*** Records for the task
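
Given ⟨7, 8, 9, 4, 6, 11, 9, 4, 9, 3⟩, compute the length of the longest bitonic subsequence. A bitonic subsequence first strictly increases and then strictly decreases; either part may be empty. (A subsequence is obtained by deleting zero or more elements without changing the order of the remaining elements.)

7

Let inc[i] be the LIS ending at i and dec[i] the longest strictly decreasing subsequence starting at i. inc = [1, 2, 3, 1, 2, 4, 3, 1, 3, 1], dec = [4, 4, 4, 2, 3, 4, 3, 2, 2, 1].
max_i inc[i]+dec[i]−1 = 7, with one witness 7, 8, 9, 11, 9, 4, 3.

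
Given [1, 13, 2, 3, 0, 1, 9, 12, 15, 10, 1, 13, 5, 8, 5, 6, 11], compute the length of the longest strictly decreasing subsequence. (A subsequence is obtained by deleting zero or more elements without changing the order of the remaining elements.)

One longest decreasing subsequence is 13, 12, 10, 8, 5 (positions 2,8,10,14,15), of length 5; no longer one exists.

5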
******
**Assigned task**
Each entry is to be retyped precisely as it stands.

**The completed task**
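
Given ⟨7, 8, 9, 4, 6, 11, 9, 4, 9, 3⟩, compute the length of the longest bitonic subsequence. A bitonic subsequence first strictly increases and then strictly decreases; either part may be empty. (A subsequence is obtained by deleting zero or more elements without changing the order of the remaining elements.)

7

Let inc[i] be the LIS ending at i and dec[i] the longest strictly decreasing subsequence starting at i. inc = [1, 2, 3, 1, 2, 4, 3, 1, 3, 1], dec = [4, 4, 4, 2, 3, 4, 3, 2, 2, 1].
max_i inc[i]+dec[i]−1 = 7, with one witness 7, 8, 9, 11, 9, 4, 3.

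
Given [1, 13, 2, 3, 0, 1, 9, 12, 15, 10, 1, 13, 5, 8, 5, 6, 11], compute the length of the longest strictly decreasing subsequence. (A subsequence is obtained by deleting zero or more elements without changing the order of the remaining elements.)

One longest decreasing subsequence is 13, 12, 10, 8, 5 (positions 2,8,10,14,15), of length 5; no longer one exists.

5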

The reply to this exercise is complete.